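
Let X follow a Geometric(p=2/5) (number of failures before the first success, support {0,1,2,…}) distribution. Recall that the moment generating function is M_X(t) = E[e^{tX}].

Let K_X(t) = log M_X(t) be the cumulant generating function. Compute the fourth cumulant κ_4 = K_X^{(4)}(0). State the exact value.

M_X(t) = 2/(5*(1 - 3*e^(t)/5))
K_X(t) = log M_X(t) = -log(1 - 3*e^(t)/5) - log(5) + log(2)
K′(t) = -3*e^(t)/(3*e^(t) - 5)
K′′(t) = 15*e^(t)/(9*e^(2*t) - 30*e^(t) + 25)
K′′′(t) = (-45*e^(2*t) - 75*e^(t))/(27*e^(3*t) - 135*e^(2*t) + 225*e^(t) - 125)
K′′′′(t) = (135*e^(3*t) + 900*e^(2*t) + 375*e^(t))/(81*e^(4*t) - 540*e^(3*t) + 1350*e^(2*t) - 1500*e^(t) + 625)

κ_4 = K′′′′(0) = 705/8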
==*==
Set down the lines above exactly as written. Begin at the line containing "Let K_X(t) = log" and stop after the last line.

**Answer section**
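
Let K_X(t) = log M_X(t) be the cumulant generating function. Compute the fourth cumulant κ_4 = K_X^{(4)}(0). State the exact value.

M_X(t) = 2/(5*(1 - 3*e^(t)/5))
K_X(t) = log M_X(t) = -log(1 - 3*e^(t)/5) - log(5) + log(2)
K′(t) = -3*e^(t)/(3*e^(t) - 5)
K′′(t) = 15*e^(t)/(9*e^(2*t) - 30*e^(t) + 25)
K′′′(t) = (-45*e^(2*t) - 75*e^(t))/(27*e^(3*t) - 135*e^(2*t) + 225*e^(t) - 125)
K′′′′(t) = (135*e^(3*t) + 900*e^(2*t) + 375*e^(t))/(81*e^(4*t) - 540*e^(3*t) + 1350*e^(2*t) - 1500*e^(t) + 625)

κ_4 = K′′′′(0) = 705/8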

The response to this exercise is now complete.